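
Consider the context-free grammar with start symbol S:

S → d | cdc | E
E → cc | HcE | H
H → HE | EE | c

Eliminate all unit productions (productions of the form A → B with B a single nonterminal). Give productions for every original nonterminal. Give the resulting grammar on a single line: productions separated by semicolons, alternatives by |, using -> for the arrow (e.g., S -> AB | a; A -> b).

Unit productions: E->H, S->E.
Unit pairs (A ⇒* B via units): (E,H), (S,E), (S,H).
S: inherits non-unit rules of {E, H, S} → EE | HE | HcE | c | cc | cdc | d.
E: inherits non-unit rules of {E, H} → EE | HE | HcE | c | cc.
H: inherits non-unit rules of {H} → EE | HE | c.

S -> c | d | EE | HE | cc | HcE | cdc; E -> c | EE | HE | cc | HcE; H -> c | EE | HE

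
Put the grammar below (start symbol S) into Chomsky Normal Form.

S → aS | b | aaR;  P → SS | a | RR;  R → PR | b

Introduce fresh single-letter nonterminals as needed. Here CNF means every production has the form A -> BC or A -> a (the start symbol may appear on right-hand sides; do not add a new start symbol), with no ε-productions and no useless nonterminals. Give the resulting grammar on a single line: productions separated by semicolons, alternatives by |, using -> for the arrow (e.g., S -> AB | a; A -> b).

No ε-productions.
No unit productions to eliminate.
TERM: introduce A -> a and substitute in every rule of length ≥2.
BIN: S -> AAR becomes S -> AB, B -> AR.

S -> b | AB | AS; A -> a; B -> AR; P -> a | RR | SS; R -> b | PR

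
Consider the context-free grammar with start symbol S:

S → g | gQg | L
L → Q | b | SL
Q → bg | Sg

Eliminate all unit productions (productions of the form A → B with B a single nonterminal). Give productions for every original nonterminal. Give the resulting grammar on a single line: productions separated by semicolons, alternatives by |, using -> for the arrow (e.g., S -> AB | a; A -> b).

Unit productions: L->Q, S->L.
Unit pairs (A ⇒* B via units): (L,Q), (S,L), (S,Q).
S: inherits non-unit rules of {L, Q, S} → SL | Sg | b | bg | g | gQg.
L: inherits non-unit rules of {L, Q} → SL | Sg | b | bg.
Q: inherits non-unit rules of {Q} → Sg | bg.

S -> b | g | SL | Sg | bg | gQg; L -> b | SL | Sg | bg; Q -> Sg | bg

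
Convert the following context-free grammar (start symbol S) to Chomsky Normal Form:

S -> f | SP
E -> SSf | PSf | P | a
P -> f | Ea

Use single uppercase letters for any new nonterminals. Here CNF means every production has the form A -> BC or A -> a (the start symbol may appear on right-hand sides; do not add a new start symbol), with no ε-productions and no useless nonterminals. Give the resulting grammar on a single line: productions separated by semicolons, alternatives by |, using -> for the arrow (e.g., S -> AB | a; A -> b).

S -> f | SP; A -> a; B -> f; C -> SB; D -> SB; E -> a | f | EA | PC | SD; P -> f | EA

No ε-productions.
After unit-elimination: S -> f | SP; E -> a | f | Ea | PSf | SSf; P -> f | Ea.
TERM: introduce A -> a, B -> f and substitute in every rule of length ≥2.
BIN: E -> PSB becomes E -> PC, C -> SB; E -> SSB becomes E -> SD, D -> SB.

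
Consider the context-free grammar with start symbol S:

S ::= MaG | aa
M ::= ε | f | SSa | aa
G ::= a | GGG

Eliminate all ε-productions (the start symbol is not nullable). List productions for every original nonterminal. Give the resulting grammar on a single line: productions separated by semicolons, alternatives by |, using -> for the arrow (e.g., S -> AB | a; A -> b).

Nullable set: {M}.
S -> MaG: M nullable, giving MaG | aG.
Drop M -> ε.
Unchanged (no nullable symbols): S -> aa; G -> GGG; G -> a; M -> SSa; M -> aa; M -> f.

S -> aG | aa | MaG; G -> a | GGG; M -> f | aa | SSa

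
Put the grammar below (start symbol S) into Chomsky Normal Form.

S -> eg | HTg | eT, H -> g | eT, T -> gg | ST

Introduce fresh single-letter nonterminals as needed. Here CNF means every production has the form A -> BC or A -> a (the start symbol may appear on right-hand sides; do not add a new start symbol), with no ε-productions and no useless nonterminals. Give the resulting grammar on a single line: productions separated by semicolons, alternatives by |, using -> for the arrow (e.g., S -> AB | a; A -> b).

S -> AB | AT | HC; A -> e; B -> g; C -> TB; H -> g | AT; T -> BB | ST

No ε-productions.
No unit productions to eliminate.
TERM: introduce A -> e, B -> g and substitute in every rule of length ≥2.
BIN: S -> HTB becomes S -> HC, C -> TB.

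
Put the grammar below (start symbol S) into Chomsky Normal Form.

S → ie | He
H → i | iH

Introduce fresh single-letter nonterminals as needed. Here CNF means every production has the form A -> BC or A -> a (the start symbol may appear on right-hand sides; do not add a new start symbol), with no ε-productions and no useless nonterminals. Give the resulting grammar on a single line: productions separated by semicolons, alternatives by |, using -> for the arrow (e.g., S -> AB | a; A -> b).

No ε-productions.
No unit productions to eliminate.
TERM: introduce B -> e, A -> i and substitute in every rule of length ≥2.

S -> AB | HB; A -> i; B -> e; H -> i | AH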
▬▬▬
● **Instructions to follow**:
Your reply should contain each entry, copied without alteration.

● **Task result**:
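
Consider the context-free grammar with start symbol S:

S → d | cdc | E
E → cc | HcE | H
H → HE | EE | c

Eliminate all unit productions (productions of the form A → B with B a single nonterminal). Give productions for every original nonterminal. Give the resulting grammar on a single line: productions separated by semicolons, alternatives by |, using -> for the arrow (e.g., S -> AB | a; A -> b).

Unit productions: E->H, S->E.
Unit pairs (A ⇒* B via units): (E,H), (S,E), (S,H).
S: inherits non-unit rules of {E, H, S} → EE | HE | HcE | c | cc | cdc | d.
E: inherits non-unit rules of {E, H} → EE | HE | HcE | c | cc.
H: inherits non-unit rules of {H} → EE | HE | c.

S -> c | d | EE | HE | cc | HcE | cdc; E -> c | EE | HE | cc | HcE; H -> c | EE | HE

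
Put the grammar below (start symbol S) into Chomsky Normal Form.

S → aS | b | aaR;  P → SS | a | RR;  R → PR | b

Introduce fresh single-letter nonterminals as needed. Here CNF means every production has the form A -> BC or A -> a (the start symbol may appear on right-hand sides; do not add a new start symbol), with no ε-productions and no useless nonterminals. Give the resulting grammar on a single line: productions separated by semicolons, alternatives by |, using -> for the arrow (e.g., S -> AB | a; A -> b).

No ε-productions.
No unit productions to eliminate.
TERM: introduce A -> a and substitute in every rule of length ≥2.
BIN: S -> AAR becomes S -> AB, B -> AR.

S -> b | AB | AS; A -> a; B -> AR; P -> a | RR | SS; R -> b | PR

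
Consider the context-free grammar with start symbol S:

S → g | gQg | L
L → Q | b | SL
Q → bg | Sg

Eliminate all unit productions (productions of the form A → B with B a single nonterminal). Give productions for every original nonterminal. Give the resulting grammar on a single line: productions separated by semicolons, alternatives by |, using -> for the arrow (e.g., S -> AB | a; A -> b).

Unit productions: L->Q, S->L.
Unit pairs (A ⇒* B via units): (L,Q), (S,L), (S,Q).
S: inherits non-unit rules of {L, Q, S} → SL | Sg | b | bg | g | gQg.
L: inherits non-unit rules of {L, Q} → SL | Sg | b | bg.
Q: inherits non-unit rules of {Q} → Sg | bg.

S -> b | g | SL | Sg | bg | gQg; L -> b | SL | Sg | bg; Q -> Sg | bg

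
Convert the following context-free grammar (start symbol S) to Chomsky Normal Form:

S -> f | SP
E -> SSf | PSf | P | a
P -> f | Ea

Use single uppercase letters for any new nonterminals. Here CNF means every production has the form A -> BC or A -> a (the start symbol may appear on right-hand sides; do not add a new start symbol), with no ε-productions and no useless nonterminals. Give the resulting grammar on a single line: productions separated by semicolons, alternatives by |, using -> for the arrow (e.g., S -> AB | a; A -> b).

S -> f | SP; A -> a; B -> f; C -> SB; D -> SB; E -> a | f | EA | PC | SD; P -> f | EA

No ε-productions.
After unit-elimination: S -> f | SP; E -> a | f | Ea | PSf | SSf; P -> f | Ea.
TERM: introduce A -> a, B -> f and substitute in every rule of length ≥2.
BIN: E -> PSB becomes E -> PC, C -> SB; E -> SSB becomes E -> SD, D -> SB.

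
Consider the context-free grammar with start symbol S:

S ::= MaG | aa
M ::= ε | f | SSa | aa
G ::= a | GGG

Eliminate all ε-productions (the start symbol is not nullable). List productions for every original nonterminal. Give the resulting grammar on a single line: productions separated by semicolons, alternatives by |, using -> for the arrow (e.g., S -> AB | a; A -> b).

Nullable set: {M}.
S -> MaG: M nullable, giving MaG | aG.
Drop M -> ε.
Unchanged (no nullable symbols): S -> aa; G -> GGG; G -> a; M -> SSa; M -> aa; M -> f.

S -> aG | aa | MaG; G -> a | GGG; M -> f | aa | SSa

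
Put the grammar below (start symbol S) into Chomsky Normal Form.

S -> eg | HTg | eT, H -> g | eT, T -> gg | ST

Introduce fresh single-letter nonterminals as needed. Here CNF means every production has the form A -> BC or A -> a (the start symbol may appear on right-hand sides; do not add a new start symbol), with no ε-productions and no useless nonterminals. Give the resulting grammar on a single line: productions separated by semicolons, alternatives by |, using -> for the arrow (e.g., S -> AB | a; A -> b).

S -> AB | AT | HC; A -> e; B -> g; C -> TB; H -> g | AT; T -> BB | ST

No ε-productions.
No unit productions to eliminate.
TERM: introduce A -> e, B -> g and substitute in every rule of length ≥2.
BIN: S -> HTB becomes S -> HC, C -> TB.

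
Put the grammar below (start symbol S) into Chomsky Normal Form.

S → ie | He
H → i | iH

Introduce fresh single-letter nonterminals as needed. Here CNF means every production has the form A -> BC or A -> a (the start symbol may appear on right-hand sides; do not add a new start symbol), with no ε-productions and no useless nonterminals. Give the resulting grammar on a single line: productions separated by semicolons, alternatives by |, using -> for the arrow (e.g., S -> AB | a; A -> b).

No ε-productions.
No unit productions to eliminate.
TERM: introduce B -> e, A -> i and substitute in every rule of length ≥2.

S -> AB | HB; A -> i; B -> e; H -> i | AH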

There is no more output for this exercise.